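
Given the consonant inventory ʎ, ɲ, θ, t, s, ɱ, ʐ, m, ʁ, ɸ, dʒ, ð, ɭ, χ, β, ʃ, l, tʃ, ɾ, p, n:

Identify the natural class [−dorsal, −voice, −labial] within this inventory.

First, the [−dorsal] segments are /θ, t, s, ɱ, ʐ, m, ɸ, dʒ, ð, ɭ, β, ʃ, l, tʃ, ɾ, p, n/.
Among these, [−voice] gives /θ, t, s, ɸ, ʃ, tʃ, p/.
Then [−labial] leaves /θ, t, s, ʃ, tʃ/.

θ, t, s, ʃ, tʃ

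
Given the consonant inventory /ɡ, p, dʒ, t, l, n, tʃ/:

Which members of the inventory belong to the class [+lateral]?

l

The [+lateral] segments here are /l/; the remaining /ɡ, p, dʒ, t, n, tʃ/ are [-lateral].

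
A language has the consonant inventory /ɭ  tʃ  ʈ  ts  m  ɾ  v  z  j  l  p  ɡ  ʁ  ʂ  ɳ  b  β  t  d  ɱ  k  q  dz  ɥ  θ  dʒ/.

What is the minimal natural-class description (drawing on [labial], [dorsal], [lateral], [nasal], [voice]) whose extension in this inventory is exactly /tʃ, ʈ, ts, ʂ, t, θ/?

[-voice, -labial, -dorsal]

Every target segment is [-voice], [-labial], [-dorsal]; each remaining inventory member fails at least one of these. Each conjunct is needed — [-labial, -dorsal] alone would also admit /ɭ, ɾ, z, l, …/; [-voice, -dorsal] alone would also admit /p/; [-voice, -labial] alone would also admit /k, q/ — and no other combination of two listed features has exactly this extension, so three is the minimum.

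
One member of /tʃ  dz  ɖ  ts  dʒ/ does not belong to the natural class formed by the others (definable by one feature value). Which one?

ɖ

The remaining segments after removing /ɖ/ share [+delayed release]; /ɖ/ (voiced retroflex stop) is [−delayed release]. For every other candidate removal, the leftover set fails to share any single feature value that the removed segment lacks.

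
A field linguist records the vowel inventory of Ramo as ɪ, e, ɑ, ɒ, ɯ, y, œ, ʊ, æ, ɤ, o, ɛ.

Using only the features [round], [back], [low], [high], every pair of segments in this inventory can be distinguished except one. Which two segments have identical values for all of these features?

/e/ (mid front unrounded tense vowel) and /ɛ/ (mid front unrounded lax vowel) are both [−round], [−back], [−low], [−high], so none of the listed features separates them. (They do differ in [tense], which is not among the given features.) Every other pair in the inventory differs on at least one listed feature.

e, ɛ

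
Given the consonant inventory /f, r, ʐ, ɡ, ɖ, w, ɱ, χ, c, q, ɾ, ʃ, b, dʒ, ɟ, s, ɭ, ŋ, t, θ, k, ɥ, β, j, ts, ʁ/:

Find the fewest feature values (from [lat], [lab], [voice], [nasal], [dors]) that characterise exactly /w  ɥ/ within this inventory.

/w, ɥ/ are all [+labial], [+dorsal], and no other segment in the inventory matches both values. Dropping any one of them over-generates: [+dorsal] alone would also admit /ɡ, χ, c, q, …/; [+labial] alone would also admit /f, ɱ, b, β/. No other single listed feature picks out exactly this set either, so fewer than two features will not do.

[+lab, +dors]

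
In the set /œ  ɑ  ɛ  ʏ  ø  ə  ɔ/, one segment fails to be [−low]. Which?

/ø, ə, œ, ʏ, ɔ, ɛ/ are all [−low]; /ɑ/ (low back unrounded vowel) is [+low].

ɑ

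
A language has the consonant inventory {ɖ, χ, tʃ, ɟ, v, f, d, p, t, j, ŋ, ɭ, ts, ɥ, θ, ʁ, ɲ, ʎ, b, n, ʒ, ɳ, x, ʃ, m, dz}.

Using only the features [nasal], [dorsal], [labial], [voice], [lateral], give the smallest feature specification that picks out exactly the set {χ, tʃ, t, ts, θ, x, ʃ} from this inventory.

/χ, tʃ, t, ts, θ, x, ʃ/ are all [-voice], [-labial], and no other segment in the inventory matches both values. Dropping any one of them over-generates: [-labial] alone would also admit /ɖ, ɟ, d, j, …/; [-voice] alone would also admit /f, p/. No other single listed feature picks out exactly this set either, so fewer than two features will not do.

[-voice, -labial]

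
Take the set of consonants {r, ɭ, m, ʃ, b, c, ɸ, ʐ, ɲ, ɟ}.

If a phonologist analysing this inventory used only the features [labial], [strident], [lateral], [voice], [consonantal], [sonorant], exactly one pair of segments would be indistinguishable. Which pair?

On the given features, /r/ and /ɲ/ have an identical profile: [−labial], [−strident], [−lateral], [+voice], [+consonantal], [+sonorant]. No other two segments in the inventory coincide on all 6 features. (They do differ in [nasal], [continuant] and [dorsal], which are not among the given features.)

r, ɲ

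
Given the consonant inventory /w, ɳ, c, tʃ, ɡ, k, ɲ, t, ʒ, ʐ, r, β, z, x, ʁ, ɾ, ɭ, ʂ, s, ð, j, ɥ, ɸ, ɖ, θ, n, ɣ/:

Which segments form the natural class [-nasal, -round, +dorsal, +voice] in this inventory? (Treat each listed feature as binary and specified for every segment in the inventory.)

Checking each segment against [-nasal], [-round], [+dorsal], [+voice]: /ɡ/ (voiced velar stop), /ʁ/ (voiced uvular fricative), /j/ (palatal glide), /ɣ/ (voiced velar fricative) satisfy every feature; every other segment in the inventory fails at least one.

ɡ, ʁ, j, ɣ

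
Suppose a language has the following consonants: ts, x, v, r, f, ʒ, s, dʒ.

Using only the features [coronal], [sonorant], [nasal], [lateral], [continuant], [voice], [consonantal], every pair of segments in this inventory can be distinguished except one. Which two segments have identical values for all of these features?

x, f

Both /x/ and /f/ are [−coronal], [−sonorant], [−nasal], [−lateral], [+continuant], [−voice], [+consonantal]. Since the list omits [labial] and [dorsal] — which do distinguish the voiceless velar fricative from the voiceless labiodental fricative — this pair collapses; all other pairs remain distinct.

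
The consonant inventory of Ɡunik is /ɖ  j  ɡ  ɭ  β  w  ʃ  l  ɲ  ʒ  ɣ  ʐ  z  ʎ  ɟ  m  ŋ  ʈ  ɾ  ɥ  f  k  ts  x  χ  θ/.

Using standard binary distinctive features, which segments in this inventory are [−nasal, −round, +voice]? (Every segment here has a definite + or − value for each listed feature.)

Eliminate segments failing any feature: /w, ɥ/ are [+round]; /ʃ, ʈ, f, k, ts, x, χ, θ/ are [−voice]; /ɲ, m, ŋ/ are [+nasal]. The remaining /ɖ, j, ɡ, ɭ, β, l, ʒ, ɣ, ʐ, z, ʎ, ɟ, ɾ/ satisfy [−nasal], [−round], [+voice].

ɖ, j, ɡ, ɭ, β, l, ʒ, ɣ, ʐ, z, ʎ, ɟ, ɾ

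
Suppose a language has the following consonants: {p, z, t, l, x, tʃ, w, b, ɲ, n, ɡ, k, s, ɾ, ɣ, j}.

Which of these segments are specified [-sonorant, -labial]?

Checking each segment against [-sonorant], [-labial]: /z/ (voiced alveolar fricative), /t/ (voiceless alveolar stop), /x/ (voiceless velar fricative), /tʃ/ (voiceless postalveolar affricate), /ɡ/ (voiced velar stop), /k/ (voiceless velar stop), among others, satisfy every feature; every other segment in the inventory fails at least one.

z, t, x, tʃ, ɡ, k, s, ɣ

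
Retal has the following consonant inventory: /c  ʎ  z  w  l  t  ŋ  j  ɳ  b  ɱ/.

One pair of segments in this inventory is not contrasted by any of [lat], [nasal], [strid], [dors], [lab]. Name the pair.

j, c

On the given features, /j/ and /c/ have an identical profile: [-lateral], [-nasal], [-strident], [+dorsal], [-labial]. No other two segments in the inventory coincide on all 5 features. (They do differ in [sonorant], [voice] and [continuant], which are not among the given features.)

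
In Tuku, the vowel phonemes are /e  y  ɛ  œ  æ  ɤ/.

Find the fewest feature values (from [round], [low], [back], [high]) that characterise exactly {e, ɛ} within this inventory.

The class [−low], [−back], [−round] has exactly /e, ɛ/ as its extension in this inventory. No smaller conjunction from the listed features achieves this: [−back, −round] alone would also admit /æ/; [−low, −round] alone would also admit /ɤ/; [−low, −back] alone would also admit /y, œ/; and checking the remaining two-feature bundles turns up none with this extension.

[−low, −back, −round]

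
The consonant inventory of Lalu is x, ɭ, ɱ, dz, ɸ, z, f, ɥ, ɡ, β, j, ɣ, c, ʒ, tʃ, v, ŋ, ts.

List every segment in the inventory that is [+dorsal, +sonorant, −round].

Eliminate segments failing any feature: /x, ɡ, ɣ, c/ are [−sonorant]; /ɭ, ɱ, dz, ɸ, z, f, β, ʒ, tʃ, v, ts/ are [−dorsal]; /ɥ/ is [+round]. The remaining /j, ŋ/ satisfy [+dorsal], [+sonorant], [−round].

j, ŋ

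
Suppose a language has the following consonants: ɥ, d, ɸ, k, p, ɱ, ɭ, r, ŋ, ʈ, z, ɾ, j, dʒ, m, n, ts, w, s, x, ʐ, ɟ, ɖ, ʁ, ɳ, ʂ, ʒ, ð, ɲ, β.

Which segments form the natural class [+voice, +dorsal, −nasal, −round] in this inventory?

Eliminate segments failing any feature: /ɥ, w/ are [+round]; /d, ɱ, ɭ, r, z, ɾ, dʒ, m, n, ʐ, ɖ, ɳ, ʒ, ð, β/ are [−dorsal]; /ɸ, k, p, ʈ, ts, s, x, ʂ/ are [−voice]; /ŋ, ɲ/ are [+nasal]. The remaining /j, ɟ, ʁ/ satisfy [+voice], [+dorsal], [−nasal], [−round].

j, ɟ, ʁ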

- _Exercise directions_:
Looking at the data above, show all lines where the word "consonants" occurs.

- _Response below_:
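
Take the set of consonants {r, ɭ, m, ʃ, b, c, ɸ, ʐ, ɲ, ɟ}.
Suppose a language has the following consonants: ts, x, v, r, f, ʒ, s, dʒ.
Suppose a language has the following consonants: {p, z, t, l, x, tʃ, w, b, ɲ, n, ɡ, k, s, ɾ, ɣ, j}.
Suppose a language has the following consonants: ɥ, d, ɸ, k, p, ɱ, ɭ, r, ŋ, ʈ, z, ɾ, j, dʒ, m, n, ts, w, s, x, ʐ, ɟ, ɖ, ʁ, ɳ, ʂ, ʒ, ð, ɲ, β.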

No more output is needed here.